** RECORDS SUPPLIED follows **

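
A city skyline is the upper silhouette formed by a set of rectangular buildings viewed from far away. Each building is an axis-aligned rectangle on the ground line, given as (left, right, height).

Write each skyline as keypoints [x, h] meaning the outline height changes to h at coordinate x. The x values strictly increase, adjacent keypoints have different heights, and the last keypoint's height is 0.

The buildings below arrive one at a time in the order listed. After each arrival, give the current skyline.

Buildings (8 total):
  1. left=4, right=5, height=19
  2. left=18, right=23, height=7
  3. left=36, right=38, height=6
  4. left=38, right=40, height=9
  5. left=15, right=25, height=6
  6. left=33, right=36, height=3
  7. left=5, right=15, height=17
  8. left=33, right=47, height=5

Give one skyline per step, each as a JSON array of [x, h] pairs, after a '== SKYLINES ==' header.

== SKYLINES ==
[[4,19],[5,0]]
[[4,19],[5,0],[18,7],[23,0]]
[[4,19],[5,0],[18,7],[23,0],[36,6],[38,0]]
[[4,19],[5,0],[18,7],[23,0],[36,6],[38,9],[40,0]]
[[4,19],[5,0],[15,6],[18,7],[23,6],[25,0],[36,6],[38,9],[40,0]]
[[4,19],[5,0],[15,6],[18,7],[23,6],[25,0],[33,3],[36,6],[38,9],[40,0]]
[[4,19],[5,17],[15,6],[18,7],[23,6],[25,0],[33,3],[36,6],[38,9],[40,0]]
[[4,19],[5,17],[15,6],[18,7],[23,6],[25,0],[33,5],[36,6],[38,9],[40,5],[47,0]]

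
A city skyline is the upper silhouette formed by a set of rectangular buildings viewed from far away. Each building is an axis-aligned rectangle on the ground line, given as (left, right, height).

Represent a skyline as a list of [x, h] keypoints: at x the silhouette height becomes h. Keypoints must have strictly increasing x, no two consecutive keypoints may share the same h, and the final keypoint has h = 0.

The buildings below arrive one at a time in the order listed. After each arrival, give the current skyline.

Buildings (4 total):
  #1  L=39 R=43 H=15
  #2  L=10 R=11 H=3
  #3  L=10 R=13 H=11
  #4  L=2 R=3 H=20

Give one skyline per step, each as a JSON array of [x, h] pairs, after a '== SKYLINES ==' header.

== SKYLINES ==
[[39,15],[43,0]]
[[10,3],[11,0],[39,15],[43,0]]
[[10,11],[13,0],[39,15],[43,0]]
[[2,20],[3,0],[10,11],[13,0],[39,15],[43,0]]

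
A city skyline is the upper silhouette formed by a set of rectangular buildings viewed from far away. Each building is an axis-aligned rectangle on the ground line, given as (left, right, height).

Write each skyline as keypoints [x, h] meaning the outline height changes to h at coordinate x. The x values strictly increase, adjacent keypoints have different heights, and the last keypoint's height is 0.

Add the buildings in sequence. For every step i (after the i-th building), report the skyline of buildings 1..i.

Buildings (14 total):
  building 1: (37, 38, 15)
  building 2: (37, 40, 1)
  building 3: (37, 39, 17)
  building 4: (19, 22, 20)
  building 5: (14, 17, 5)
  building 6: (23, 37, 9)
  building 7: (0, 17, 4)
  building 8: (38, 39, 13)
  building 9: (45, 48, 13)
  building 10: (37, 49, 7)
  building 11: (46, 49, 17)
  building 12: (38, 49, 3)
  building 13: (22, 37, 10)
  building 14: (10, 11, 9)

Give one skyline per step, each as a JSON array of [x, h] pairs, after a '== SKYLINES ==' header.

== SKYLINES ==
[[37,15],[38,0]]
[[37,15],[38,1],[40,0]]
[[37,17],[39,1],[40,0]]
[[19,20],[22,0],[37,17],[39,1],[40,0]]
[[14,5],[17,0],[19,20],[22,0],[37,17],[39,1],[40,0]]
[[14,5],[17,0],[19,20],[22,0],[23,9],[37,17],[39,1],[40,0]]
[[0,4],[14,5],[17,0],[19,20],[22,0],[23,9],[37,17],[39,1],[40,0]]
[[0,4],[14,5],[17,0],[19,20],[22,0],[23,9],[37,17],[39,1],[40,0]]
[[0,4],[14,5],[17,0],[19,20],[22,0],[23,9],[37,17],[39,1],[40,0],[45,13],[48,0]]
[[0,4],[14,5],[17,0],[19,20],[22,0],[23,9],[37,17],[39,7],[45,13],[48,7],[49,0]]
[[0,4],[14,5],[17,0],[19,20],[22,0],[23,9],[37,17],[39,7],[45,13],[46,17],[49,0]]
[[0,4],[14,5],[17,0],[19,20],[22,0],[23,9],[37,17],[39,7],[45,13],[46,17],[49,0]]
[[0,4],[14,5],[17,0],[19,20],[22,10],[37,17],[39,7],[45,13],[46,17],[49,0]]
[[0,4],[10,9],[11,4],[14,5],[17,0],[19,20],[22,10],[37,17],[39,7],[45,13],[46,17],[49,0]]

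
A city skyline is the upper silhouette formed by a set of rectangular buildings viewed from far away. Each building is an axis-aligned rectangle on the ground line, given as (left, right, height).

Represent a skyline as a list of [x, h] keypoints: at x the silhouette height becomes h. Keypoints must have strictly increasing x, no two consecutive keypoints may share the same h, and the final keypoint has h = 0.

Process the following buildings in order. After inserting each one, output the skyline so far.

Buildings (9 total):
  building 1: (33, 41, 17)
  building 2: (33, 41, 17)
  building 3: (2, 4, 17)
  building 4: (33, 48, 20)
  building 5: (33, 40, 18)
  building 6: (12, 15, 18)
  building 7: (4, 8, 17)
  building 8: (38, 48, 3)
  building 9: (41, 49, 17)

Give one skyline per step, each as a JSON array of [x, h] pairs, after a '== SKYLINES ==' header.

== SKYLINES ==
[[33,17],[41,0]]
[[33,17],[41,0]]
[[2,17],[4,0],[33,17],[41,0]]
[[2,17],[4,0],[33,20],[48,0]]
[[2,17],[4,0],[33,20],[48,0]]
[[2,17],[4,0],[12,18],[15,0],[33,20],[48,0]]
[[2,17],[8,0],[12,18],[15,0],[33,20],[48,0]]
[[2,17],[8,0],[12,18],[15,0],[33,20],[48,0]]
[[2,17],[8,0],[12,18],[15,0],[33,20],[48,17],[49,0]]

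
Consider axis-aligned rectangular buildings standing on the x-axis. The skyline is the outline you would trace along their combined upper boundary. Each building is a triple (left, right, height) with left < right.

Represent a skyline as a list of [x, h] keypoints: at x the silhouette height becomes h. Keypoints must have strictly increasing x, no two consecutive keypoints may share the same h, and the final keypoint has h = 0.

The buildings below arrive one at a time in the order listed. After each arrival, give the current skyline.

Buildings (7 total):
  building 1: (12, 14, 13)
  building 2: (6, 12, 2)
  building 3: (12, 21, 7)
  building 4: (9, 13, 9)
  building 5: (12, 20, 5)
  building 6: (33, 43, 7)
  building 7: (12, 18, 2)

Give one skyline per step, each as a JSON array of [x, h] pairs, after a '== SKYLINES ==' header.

== SKYLINES ==
[[12,13],[14,0]]
[[6,2],[12,13],[14,0]]
[[6,2],[12,13],[14,7],[21,0]]
[[6,2],[9,9],[12,13],[14,7],[21,0]]
[[6,2],[9,9],[12,13],[14,7],[21,0]]
[[6,2],[9,9],[12,13],[14,7],[21,0],[33,7],[43,0]]
[[6,2],[9,9],[12,13],[14,7],[21,0],[33,7],[43,0]]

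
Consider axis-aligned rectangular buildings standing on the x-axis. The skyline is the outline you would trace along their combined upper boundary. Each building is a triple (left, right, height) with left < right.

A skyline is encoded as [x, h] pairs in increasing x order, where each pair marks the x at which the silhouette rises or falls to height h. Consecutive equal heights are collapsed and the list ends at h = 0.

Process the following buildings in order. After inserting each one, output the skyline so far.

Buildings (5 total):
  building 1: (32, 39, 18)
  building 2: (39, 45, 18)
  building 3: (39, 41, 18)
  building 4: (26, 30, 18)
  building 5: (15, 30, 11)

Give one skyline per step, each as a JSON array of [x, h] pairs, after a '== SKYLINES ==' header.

== SKYLINES ==
[[32,18],[39,0]]
[[32,18],[45,0]]
[[32,18],[45,0]]
[[26,18],[30,0],[32,18],[45,0]]
[[15,11],[26,18],[30,0],[32,18],[45,0]]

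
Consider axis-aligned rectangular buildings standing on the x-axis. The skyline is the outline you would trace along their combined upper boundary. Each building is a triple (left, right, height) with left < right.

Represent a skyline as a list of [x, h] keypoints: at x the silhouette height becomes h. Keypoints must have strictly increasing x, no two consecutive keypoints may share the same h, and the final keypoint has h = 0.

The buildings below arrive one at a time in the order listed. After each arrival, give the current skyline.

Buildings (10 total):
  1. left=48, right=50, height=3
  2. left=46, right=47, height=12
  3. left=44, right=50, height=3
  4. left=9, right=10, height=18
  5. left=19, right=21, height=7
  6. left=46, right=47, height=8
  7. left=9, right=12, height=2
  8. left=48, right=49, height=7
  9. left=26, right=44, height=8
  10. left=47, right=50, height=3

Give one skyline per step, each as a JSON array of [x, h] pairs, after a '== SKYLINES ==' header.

== SKYLINES ==
[[48,3],[50,0]]
[[46,12],[47,0],[48,3],[50,0]]
[[44,3],[46,12],[47,3],[50,0]]
[[9,18],[10,0],[44,3],[46,12],[47,3],[50,0]]
[[9,18],[10,0],[19,7],[21,0],[44,3],[46,12],[47,3],[50,0]]
[[9,18],[10,0],[19,7],[21,0],[44,3],[46,12],[47,3],[50,0]]
[[9,18],[10,2],[12,0],[19,7],[21,0],[44,3],[46,12],[47,3],[50,0]]
[[9,18],[10,2],[12,0],[19,7],[21,0],[44,3],[46,12],[47,3],[48,7],[49,3],[50,0]]
[[9,18],[10,2],[12,0],[19,7],[21,0],[26,8],[44,3],[46,12],[47,3],[48,7],[49,3],[50,0]]
[[9,18],[10,2],[12,0],[19,7],[21,0],[26,8],[44,3],[46,12],[47,3],[48,7],[49,3],[50,0]]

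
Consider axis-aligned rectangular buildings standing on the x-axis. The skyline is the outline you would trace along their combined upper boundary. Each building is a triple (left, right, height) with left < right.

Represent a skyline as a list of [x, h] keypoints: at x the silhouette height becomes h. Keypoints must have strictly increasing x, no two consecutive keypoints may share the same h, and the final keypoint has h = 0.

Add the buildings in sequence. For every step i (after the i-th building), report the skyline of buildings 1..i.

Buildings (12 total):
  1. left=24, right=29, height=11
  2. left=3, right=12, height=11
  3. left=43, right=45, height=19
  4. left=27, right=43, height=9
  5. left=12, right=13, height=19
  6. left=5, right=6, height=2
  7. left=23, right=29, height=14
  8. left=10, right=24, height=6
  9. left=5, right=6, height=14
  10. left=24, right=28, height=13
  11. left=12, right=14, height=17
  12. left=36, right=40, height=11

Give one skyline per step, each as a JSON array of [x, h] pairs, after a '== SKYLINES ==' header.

== SKYLINES ==
[[24,11],[29,0]]
[[3,11],[12,0],[24,11],[29,0]]
[[3,11],[12,0],[24,11],[29,0],[43,19],[45,0]]
[[3,11],[12,0],[24,11],[29,9],[43,19],[45,0]]
[[3,11],[12,19],[13,0],[24,11],[29,9],[43,19],[45,0]]
[[3,11],[12,19],[13,0],[24,11],[29,9],[43,19],[45,0]]
[[3,11],[12,19],[13,0],[23,14],[29,9],[43,19],[45,0]]
[[3,11],[12,19],[13,6],[23,14],[29,9],[43,19],[45,0]]
[[3,11],[5,14],[6,11],[12,19],[13,6],[23,14],[29,9],[43,19],[45,0]]
[[3,11],[5,14],[6,11],[12,19],[13,6],[23,14],[29,9],[43,19],[45,0]]
[[3,11],[5,14],[6,11],[12,19],[13,17],[14,6],[23,14],[29,9],[43,19],[45,0]]
[[3,11],[5,14],[6,11],[12,19],[13,17],[14,6],[23,14],[29,9],[36,11],[40,9],[43,19],[45,0]]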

** End of RECORDS SUPPLIED **

**TASK DESCRIPTION**
Print the lines above from the one with "building 10: (37, 49, 7)" through the one with "building 14: (10, 11, 9)", both included, exactly as written and nothing more.

**COMPLETED TASK**
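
  building 10: (37, 49, 7)
  building 11: (46, 49, 17)
  building 12: (38, 49, 3)
  building 13: (22, 37, 10)
  building 14: (10, 11, 9)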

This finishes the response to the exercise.